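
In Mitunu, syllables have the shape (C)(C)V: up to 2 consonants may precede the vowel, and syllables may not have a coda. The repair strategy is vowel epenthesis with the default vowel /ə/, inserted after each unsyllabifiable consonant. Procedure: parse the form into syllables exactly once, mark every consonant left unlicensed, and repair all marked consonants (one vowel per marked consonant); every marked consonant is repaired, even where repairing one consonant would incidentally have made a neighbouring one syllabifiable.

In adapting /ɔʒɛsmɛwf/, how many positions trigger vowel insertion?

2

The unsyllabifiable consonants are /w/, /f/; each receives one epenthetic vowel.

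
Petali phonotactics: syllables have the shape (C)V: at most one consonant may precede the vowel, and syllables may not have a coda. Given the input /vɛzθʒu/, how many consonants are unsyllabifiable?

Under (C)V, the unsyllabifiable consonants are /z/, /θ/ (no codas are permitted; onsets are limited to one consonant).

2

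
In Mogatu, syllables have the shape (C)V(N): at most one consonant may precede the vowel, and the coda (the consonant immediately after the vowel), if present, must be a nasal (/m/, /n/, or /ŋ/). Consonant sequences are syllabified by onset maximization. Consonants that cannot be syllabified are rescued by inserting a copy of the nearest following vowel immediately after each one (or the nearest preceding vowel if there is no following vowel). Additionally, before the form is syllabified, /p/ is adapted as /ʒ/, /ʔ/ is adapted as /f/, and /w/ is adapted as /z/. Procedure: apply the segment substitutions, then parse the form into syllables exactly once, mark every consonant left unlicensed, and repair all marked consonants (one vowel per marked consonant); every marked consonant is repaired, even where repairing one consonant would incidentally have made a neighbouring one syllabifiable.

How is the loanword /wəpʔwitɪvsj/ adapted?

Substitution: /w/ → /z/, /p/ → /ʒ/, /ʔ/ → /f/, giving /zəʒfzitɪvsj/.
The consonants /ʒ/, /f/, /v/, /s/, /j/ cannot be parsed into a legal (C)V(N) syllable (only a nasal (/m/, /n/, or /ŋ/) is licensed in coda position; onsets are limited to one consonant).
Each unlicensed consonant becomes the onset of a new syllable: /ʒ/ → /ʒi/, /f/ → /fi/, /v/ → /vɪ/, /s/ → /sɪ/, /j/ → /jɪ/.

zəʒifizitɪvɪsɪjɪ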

EXERCISE BRIEF: When you reach the end of the data, write every line out again verbatim.

WRITTEN ANSWER:
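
In Mitunu, syllables have the shape (C)(C)V: up to 2 consonants may precede the vowel, and syllables may not have a coda. The repair strategy is vowel epenthesis with the default vowel /ə/, inserted after each unsyllabifiable consonant. Procedure: parse the form into syllables exactly once, mark every consonant left unlicensed, and repair all marked consonants (one vowel per marked consonant); every marked consonant is repaired, even where repairing one consonant would incidentally have made a neighbouring one syllabifiable.

In adapting /ɔʒɛsmɛwf/, how many positions trigger vowel insertion?

2

The unsyllabifiable consonants are /w/, /f/; each receives one epenthetic vowel.

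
Petali phonotactics: syllables have the shape (C)V: at most one consonant may precede the vowel, and syllables may not have a coda. Given the input /vɛzθʒu/, how many consonants are unsyllabifiable?

Under (C)V, the unsyllabifiable consonants are /z/, /θ/ (no codas are permitted; onsets are limited to one consonant).

2

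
In Mogatu, syllables have the shape (C)V(N): at most one consonant may precede the vowel, and the coda (the consonant immediately after the vowel), if present, must be a nasal (/m/, /n/, or /ŋ/). Consonant sequences are syllabified by onset maximization. Consonants that cannot be syllabified are rescued by inserting a copy of the nearest following vowel immediately after each one (or the nearest preceding vowel if there is no following vowel). Additionally, before the form is syllabified, /p/ is adapted as /ʒ/, /ʔ/ is adapted as /f/, and /w/ is adapted as /z/. Procedure: apply the segment substitutions, then parse the form into syllables exactly once, mark every consonant left unlicensed, and repair all marked consonants (one vowel per marked consonant); every marked consonant is repaired, even where repairing one consonant would incidentally have made a neighbouring one syllabifiable.

How is the loanword /wəpʔwitɪvsj/ adapted?

Substitution: /w/ → /z/, /p/ → /ʒ/, /ʔ/ → /f/, giving /zəʒfzitɪvsj/.
The consonants /ʒ/, /f/, /v/, /s/, /j/ cannot be parsed into a legal (C)V(N) syllable (only a nasal (/m/, /n/, or /ŋ/) is licensed in coda position; onsets are limited to one consonant).
Each unlicensed consonant becomes the onset of a new syllable: /ʒ/ → /ʒi/, /f/ → /fi/, /v/ → /vɪ/, /s/ → /sɪ/, /j/ → /jɪ/.

zəʒifizitɪvɪsɪjɪ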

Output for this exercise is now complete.